## WORK INSTRUCTIONS:
Below is a listing. Copy each line of it that holds the word "nutrition".
********
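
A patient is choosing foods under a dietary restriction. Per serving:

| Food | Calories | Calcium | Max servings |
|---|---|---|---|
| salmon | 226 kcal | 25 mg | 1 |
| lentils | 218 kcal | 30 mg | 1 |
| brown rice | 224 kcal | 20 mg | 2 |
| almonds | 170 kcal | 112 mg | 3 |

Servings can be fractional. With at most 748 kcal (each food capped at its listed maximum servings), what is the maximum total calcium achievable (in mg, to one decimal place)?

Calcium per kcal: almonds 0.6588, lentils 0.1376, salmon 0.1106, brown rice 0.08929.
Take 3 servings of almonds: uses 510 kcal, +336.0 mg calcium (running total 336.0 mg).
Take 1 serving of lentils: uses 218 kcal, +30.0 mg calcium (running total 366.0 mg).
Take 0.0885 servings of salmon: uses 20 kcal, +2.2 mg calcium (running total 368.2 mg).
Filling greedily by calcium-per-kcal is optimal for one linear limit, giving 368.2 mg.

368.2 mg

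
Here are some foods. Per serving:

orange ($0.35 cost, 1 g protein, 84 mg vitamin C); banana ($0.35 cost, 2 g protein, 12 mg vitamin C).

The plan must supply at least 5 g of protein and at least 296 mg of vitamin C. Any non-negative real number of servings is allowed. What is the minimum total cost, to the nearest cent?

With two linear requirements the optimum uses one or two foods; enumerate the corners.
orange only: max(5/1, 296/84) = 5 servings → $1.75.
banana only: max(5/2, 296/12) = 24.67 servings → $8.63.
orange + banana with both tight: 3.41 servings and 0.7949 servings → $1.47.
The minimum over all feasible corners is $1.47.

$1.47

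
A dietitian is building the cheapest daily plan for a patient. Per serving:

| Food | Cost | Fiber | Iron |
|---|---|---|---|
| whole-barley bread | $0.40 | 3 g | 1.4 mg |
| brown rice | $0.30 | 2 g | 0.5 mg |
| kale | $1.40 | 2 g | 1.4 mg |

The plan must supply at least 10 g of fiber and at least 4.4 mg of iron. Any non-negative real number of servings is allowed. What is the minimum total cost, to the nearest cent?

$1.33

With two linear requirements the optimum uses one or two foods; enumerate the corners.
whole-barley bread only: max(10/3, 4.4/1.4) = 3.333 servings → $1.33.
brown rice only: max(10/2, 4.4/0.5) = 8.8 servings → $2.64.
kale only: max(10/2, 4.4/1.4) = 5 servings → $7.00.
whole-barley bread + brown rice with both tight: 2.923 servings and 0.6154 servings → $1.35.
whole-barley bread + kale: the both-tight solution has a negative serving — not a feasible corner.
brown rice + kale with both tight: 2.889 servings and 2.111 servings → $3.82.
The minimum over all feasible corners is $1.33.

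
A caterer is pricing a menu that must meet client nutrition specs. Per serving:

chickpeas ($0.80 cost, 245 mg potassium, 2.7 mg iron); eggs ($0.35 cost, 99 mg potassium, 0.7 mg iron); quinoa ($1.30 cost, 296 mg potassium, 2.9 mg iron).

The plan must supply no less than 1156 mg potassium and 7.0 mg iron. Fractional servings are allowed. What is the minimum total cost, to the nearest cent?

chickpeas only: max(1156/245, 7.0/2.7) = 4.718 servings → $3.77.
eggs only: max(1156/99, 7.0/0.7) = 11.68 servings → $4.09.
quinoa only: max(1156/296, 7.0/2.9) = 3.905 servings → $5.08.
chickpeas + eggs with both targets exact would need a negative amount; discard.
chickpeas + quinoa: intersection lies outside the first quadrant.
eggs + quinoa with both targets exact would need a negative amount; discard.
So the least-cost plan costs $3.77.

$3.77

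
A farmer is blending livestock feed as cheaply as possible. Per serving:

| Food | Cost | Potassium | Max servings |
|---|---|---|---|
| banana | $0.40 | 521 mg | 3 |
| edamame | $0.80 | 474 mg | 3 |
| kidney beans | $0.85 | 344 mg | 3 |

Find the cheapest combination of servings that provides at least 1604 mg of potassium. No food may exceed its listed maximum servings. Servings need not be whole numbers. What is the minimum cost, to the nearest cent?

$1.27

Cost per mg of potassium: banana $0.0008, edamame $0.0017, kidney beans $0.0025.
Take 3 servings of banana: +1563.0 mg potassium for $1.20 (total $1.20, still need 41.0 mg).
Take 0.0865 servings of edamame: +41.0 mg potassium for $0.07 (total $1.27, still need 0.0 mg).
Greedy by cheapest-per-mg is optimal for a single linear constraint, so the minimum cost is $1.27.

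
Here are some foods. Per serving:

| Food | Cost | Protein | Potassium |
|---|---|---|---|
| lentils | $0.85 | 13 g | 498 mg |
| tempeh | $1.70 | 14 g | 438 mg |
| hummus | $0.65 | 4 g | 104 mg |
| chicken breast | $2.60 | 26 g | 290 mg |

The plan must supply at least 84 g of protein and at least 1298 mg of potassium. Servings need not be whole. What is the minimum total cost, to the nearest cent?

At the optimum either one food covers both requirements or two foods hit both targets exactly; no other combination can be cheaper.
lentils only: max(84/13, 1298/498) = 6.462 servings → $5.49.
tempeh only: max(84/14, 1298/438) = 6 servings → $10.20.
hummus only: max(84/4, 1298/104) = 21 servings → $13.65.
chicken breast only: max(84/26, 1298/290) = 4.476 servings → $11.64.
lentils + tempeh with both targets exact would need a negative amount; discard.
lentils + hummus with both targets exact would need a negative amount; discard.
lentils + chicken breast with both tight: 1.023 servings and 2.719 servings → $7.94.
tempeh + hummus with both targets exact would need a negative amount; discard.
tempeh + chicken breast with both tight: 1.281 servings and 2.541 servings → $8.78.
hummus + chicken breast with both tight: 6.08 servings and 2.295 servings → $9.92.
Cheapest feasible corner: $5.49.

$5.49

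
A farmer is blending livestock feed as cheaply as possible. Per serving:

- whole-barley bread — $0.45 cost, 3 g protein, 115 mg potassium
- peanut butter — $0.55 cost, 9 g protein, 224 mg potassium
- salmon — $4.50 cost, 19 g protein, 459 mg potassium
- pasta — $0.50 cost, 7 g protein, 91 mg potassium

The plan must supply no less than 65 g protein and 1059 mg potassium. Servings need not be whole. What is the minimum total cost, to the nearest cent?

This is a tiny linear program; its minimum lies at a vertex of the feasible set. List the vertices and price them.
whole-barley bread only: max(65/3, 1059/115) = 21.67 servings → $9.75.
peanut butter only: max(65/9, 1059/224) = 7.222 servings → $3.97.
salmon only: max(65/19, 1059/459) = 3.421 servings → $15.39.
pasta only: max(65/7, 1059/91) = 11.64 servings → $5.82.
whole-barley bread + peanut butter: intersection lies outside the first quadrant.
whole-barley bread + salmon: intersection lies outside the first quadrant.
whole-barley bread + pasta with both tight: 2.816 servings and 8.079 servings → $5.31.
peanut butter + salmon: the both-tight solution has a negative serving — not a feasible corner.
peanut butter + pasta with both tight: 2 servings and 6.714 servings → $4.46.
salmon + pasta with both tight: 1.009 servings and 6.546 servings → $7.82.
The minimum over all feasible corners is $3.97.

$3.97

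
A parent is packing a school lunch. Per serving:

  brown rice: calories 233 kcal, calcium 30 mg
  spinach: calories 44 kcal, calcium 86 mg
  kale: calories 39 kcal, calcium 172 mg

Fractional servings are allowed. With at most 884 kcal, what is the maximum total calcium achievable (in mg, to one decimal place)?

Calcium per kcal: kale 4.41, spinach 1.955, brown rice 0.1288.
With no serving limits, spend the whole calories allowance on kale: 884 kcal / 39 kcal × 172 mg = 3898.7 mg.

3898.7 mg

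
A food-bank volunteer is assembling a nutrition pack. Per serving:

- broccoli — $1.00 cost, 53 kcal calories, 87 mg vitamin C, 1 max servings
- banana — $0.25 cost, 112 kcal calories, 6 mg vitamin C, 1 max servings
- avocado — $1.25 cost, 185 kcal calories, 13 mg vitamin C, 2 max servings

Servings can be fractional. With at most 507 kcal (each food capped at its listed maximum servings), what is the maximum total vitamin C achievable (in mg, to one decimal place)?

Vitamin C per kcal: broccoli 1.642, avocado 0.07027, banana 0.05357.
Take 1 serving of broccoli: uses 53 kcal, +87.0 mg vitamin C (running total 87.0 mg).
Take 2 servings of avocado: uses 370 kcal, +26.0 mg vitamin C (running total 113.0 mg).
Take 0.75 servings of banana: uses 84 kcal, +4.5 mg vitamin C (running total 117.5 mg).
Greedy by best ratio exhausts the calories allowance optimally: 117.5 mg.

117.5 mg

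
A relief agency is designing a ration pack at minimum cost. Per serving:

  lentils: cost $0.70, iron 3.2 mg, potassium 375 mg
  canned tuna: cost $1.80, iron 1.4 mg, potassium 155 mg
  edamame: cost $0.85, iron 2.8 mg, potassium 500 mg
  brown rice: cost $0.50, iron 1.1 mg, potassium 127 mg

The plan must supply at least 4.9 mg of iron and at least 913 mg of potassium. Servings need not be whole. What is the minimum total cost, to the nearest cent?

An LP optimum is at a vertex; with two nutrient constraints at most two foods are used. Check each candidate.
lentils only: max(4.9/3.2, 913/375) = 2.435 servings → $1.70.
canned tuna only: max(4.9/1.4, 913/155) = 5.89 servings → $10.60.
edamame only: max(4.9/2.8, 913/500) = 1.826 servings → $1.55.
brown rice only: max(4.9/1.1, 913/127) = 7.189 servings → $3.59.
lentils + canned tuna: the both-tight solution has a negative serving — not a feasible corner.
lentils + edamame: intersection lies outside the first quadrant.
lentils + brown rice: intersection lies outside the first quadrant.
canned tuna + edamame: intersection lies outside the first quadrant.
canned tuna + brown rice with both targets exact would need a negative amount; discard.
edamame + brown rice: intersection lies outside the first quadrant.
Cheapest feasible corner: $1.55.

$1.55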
********
## SOLVED EXERCISE:
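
A caterer is pricing a menu that must meet client nutrition specs. Per serving:
A food-bank volunteer is assembling a nutrition pack. Per serving: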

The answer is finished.